Could you return the whole listing, character for character?

▶ _GIVEN DATA_
________________________
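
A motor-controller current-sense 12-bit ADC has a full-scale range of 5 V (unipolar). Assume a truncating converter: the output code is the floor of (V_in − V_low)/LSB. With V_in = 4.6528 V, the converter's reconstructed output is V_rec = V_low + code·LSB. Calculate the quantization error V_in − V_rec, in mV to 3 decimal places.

0.700 mV

Step size: 5 V ÷ 2^12 = 1.221 mV.
Scaled input = 3811.5738 LSBs, so code = 3811.
Reconstructed: 4.6520996 V.
Difference: 0.000700391 V → 0.700 mV.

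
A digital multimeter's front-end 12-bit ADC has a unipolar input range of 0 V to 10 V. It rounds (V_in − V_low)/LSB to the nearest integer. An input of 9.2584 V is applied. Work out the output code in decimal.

With 4096 levels over 10 V, one step is 2.441 mV.
Input sits at 3792.241 steps above V_low.
Round → code 3792.

code 3792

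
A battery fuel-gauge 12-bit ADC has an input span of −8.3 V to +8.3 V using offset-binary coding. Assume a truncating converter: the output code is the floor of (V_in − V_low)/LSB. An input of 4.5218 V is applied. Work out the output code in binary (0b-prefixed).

With 4096 levels over 16.6 V, one step is 4.053 mV.
(4.5218 − (−8.3)) / 0.00405273 = 3163.741 LSBs.
So the output code is 3163.
In binary (0b-prefixed): 0b110001011011.

code 0b110001011011 (decimal 3163)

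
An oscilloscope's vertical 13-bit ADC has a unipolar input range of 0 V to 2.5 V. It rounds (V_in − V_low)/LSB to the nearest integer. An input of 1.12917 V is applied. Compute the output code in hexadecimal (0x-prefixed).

code 0xE74 (decimal 3700)

With 8192 levels over 2.5 V, one step is 305.18 µV.
(V_in − V_low)/LSB = (1.12917 − 0) / 0.000305176 = 3700.064.
So the output code is 3700.
In hexadecimal (0x-prefixed): 0xE74.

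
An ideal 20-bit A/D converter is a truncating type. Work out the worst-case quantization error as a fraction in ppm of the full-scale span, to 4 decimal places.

Truncating → worst-case error = 1 LSB = V_FS/2^20, so 1e+06/1048576 = 0.953674 ppm of full scale.

0.9537 ppm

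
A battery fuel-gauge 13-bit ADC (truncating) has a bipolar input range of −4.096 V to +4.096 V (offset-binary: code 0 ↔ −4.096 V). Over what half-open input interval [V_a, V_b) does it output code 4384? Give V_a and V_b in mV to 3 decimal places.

[288.000 mV, 289.000 mV)

LSB = 8.192/2^13 = 1.000 mV.
V_a = V_low + 4384·LSB = 0.288 V; V_b = V_low + 4385·LSB = 0.289 V.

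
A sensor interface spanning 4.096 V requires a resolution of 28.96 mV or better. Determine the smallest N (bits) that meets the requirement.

Number of steps required ≥ 4.096 V / 28.96 mV = 141.44.
Need 2^N ≥ 141.44; 2^7 = 128, 2^8 = 256.
Minimum N = 8.

8 bits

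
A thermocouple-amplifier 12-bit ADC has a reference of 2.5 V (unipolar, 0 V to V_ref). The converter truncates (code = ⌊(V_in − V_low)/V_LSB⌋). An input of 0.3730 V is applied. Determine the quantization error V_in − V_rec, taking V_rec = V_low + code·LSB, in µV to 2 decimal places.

75.20 µV

Step size: 2.5 V ÷ 2^12 = 0.610 mV.
Scaled input = 611.1232 LSBs, so code = 611.
Reconstructed: 0.3729248 V.
V_in − V_rec = 7.51953e-05 V = 75.20 µV.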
________________________
▶ _ANSWER TO THIS PROBLEM_
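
A motor-controller current-sense 12-bit ADC has a full-scale range of 5 V (unipolar). Assume a truncating converter: the output code is the floor of (V_in − V_low)/LSB. With V_in = 4.6528 V, the converter's reconstructed output is V_rec = V_low + code·LSB. Calculate the quantization error V_in − V_rec, in mV to 3 decimal places.

0.700 mV

Step size: 5 V ÷ 2^12 = 1.221 mV.
Scaled input = 3811.5738 LSBs, so code = 3811.
Reconstructed: 4.6520996 V.
Difference: 0.000700391 V → 0.700 mV.

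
A digital multimeter's front-end 12-bit ADC has a unipolar input range of 0 V to 10 V. It rounds (V_in − V_low)/LSB to the nearest integer. An input of 9.2584 V is applied. Work out the output code in decimal.

With 4096 levels over 10 V, one step is 2.441 mV.
Input sits at 3792.241 steps above V_low.
Round → code 3792.

code 3792

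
A battery fuel-gauge 12-bit ADC has an input span of −8.3 V to +8.3 V using offset-binary coding. Assume a truncating converter: the output code is the floor of (V_in − V_low)/LSB. An input of 4.5218 V is applied. Work out the output code in binary (0b-prefixed).

With 4096 levels over 16.6 V, one step is 4.053 mV.
(4.5218 − (−8.3)) / 0.00405273 = 3163.741 LSBs.
So the output code is 3163.
In binary (0b-prefixed): 0b110001011011.

code 0b110001011011 (decimal 3163)

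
An oscilloscope's vertical 13-bit ADC has a unipolar input range of 0 V to 2.5 V. It rounds (V_in − V_low)/LSB to the nearest integer. An input of 1.12917 V is applied. Compute the output code in hexadecimal (0x-prefixed).

code 0xE74 (decimal 3700)

With 8192 levels over 2.5 V, one step is 305.18 µV.
(V_in − V_low)/LSB = (1.12917 − 0) / 0.000305176 = 3700.064.
So the output code is 3700.
In hexadecimal (0x-prefixed): 0xE74.

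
An ideal 20-bit A/D converter is a truncating type. Work out the worst-case quantization error as a fraction in ppm of the full-scale span, to 4 decimal places.

Truncating → worst-case error = 1 LSB = V_FS/2^20, so 1e+06/1048576 = 0.953674 ppm of full scale.

0.9537 ppm

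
A battery fuel-gauge 13-bit ADC (truncating) has a bipolar input range of −4.096 V to +4.096 V (offset-binary: code 0 ↔ −4.096 V). Over what half-open input interval [V_a, V_b) does it output code 4384? Give V_a and V_b in mV to 3 decimal places.

[288.000 mV, 289.000 mV)

LSB = 8.192/2^13 = 1.000 mV.
V_a = V_low + 4384·LSB = 0.288 V; V_b = V_low + 4385·LSB = 0.289 V.

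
A sensor interface spanning 4.096 V requires a resolution of 28.96 mV or better. Determine the smallest N (bits) that meets the requirement.

Number of steps required ≥ 4.096 V / 28.96 mV = 141.44.
Need 2^N ≥ 141.44; 2^7 = 128, 2^8 = 256.
Minimum N = 8.

8 bits

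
A thermocouple-amplifier 12-bit ADC has a reference of 2.5 V (unipolar, 0 V to V_ref). The converter truncates (code = ⌊(V_in − V_low)/V_LSB⌋). An input of 0.3730 V is applied. Determine the quantization error V_in − V_rec, taking V_rec = V_low + code·LSB, in µV to 2 decimal places.

75.20 µV

Step size: 2.5 V ÷ 2^12 = 0.610 mV.
Scaled input = 611.1232 LSBs, so code = 611.
Reconstructed: 0.3729248 V.
V_in − V_rec = 7.51953e-05 V = 75.20 µV.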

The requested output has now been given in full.